━━ Task data

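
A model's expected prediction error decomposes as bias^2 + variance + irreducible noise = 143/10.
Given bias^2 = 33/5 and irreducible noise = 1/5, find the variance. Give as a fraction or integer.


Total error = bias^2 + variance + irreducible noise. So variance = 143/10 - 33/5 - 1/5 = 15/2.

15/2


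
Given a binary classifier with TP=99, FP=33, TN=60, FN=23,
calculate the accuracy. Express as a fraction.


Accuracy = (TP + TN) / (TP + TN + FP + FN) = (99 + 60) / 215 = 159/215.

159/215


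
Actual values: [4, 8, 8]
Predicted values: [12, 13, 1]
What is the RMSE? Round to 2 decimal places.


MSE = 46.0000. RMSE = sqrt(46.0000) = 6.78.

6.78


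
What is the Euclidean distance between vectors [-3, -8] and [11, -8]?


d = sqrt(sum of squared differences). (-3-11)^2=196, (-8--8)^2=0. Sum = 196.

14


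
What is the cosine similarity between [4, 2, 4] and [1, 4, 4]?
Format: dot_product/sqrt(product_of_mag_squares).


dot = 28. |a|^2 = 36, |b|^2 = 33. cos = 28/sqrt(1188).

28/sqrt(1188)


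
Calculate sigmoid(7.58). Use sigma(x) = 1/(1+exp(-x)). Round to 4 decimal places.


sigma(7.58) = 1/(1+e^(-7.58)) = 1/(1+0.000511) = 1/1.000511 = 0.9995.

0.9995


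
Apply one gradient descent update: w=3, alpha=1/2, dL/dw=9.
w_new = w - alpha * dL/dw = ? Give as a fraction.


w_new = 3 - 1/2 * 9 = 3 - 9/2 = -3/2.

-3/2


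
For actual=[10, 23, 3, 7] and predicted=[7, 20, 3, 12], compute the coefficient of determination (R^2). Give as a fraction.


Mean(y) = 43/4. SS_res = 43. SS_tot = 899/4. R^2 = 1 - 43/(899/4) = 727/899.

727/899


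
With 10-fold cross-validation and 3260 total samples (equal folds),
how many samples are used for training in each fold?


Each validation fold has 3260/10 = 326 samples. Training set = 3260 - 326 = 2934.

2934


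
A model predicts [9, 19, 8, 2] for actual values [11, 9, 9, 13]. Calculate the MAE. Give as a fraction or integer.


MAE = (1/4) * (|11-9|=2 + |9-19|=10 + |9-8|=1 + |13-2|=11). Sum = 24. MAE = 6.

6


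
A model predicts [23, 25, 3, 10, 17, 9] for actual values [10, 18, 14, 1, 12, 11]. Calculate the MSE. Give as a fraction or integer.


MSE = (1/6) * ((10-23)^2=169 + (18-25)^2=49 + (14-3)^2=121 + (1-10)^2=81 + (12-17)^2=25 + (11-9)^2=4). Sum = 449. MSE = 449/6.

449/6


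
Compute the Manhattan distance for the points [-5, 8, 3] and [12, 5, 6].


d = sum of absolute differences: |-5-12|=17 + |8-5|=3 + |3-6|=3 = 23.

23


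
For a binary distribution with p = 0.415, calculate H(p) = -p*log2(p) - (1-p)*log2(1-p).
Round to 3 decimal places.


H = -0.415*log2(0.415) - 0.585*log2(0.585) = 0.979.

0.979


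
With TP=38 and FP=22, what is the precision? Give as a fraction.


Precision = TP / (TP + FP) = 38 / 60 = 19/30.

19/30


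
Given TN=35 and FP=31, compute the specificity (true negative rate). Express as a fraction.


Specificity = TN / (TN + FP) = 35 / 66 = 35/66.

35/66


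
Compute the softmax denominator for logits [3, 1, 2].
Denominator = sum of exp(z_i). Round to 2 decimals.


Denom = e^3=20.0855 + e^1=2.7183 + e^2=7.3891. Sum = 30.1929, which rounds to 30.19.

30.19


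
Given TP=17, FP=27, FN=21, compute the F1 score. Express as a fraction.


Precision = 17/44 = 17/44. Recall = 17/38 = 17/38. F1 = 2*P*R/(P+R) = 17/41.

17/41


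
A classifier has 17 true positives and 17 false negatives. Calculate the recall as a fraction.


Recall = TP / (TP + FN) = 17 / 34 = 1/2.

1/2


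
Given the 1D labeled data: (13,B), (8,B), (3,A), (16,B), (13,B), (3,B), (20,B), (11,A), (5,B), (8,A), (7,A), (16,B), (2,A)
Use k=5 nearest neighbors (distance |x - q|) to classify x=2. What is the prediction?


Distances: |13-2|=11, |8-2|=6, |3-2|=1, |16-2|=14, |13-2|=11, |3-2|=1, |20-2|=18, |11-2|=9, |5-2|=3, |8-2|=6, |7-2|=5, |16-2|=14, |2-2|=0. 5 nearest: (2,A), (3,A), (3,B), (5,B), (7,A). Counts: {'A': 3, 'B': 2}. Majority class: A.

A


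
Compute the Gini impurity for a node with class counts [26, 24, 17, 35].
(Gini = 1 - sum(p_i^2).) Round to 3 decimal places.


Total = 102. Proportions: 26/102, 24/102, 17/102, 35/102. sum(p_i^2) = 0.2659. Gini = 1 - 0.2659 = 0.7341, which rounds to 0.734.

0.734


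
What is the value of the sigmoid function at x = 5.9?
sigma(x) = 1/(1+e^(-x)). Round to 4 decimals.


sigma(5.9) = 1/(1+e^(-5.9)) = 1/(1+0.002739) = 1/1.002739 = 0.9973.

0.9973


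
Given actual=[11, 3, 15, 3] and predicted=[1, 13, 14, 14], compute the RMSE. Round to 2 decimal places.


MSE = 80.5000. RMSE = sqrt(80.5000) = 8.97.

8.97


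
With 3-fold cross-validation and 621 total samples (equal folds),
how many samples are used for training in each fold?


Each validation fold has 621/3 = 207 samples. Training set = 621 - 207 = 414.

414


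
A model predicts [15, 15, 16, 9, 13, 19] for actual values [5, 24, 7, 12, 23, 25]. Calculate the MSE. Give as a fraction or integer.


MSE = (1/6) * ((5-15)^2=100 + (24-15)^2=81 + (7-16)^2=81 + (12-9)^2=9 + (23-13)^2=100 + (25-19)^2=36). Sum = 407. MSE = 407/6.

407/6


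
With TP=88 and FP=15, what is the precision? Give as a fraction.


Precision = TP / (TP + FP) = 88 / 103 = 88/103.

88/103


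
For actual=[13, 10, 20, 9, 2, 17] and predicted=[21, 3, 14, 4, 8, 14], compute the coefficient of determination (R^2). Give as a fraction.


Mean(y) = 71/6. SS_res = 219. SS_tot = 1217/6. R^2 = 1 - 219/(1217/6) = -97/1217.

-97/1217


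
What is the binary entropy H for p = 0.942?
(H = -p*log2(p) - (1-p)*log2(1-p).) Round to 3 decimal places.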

━━━━

Task description: For the string "binary", tally the lines above that contain it and give only the figure.

Written answer: 3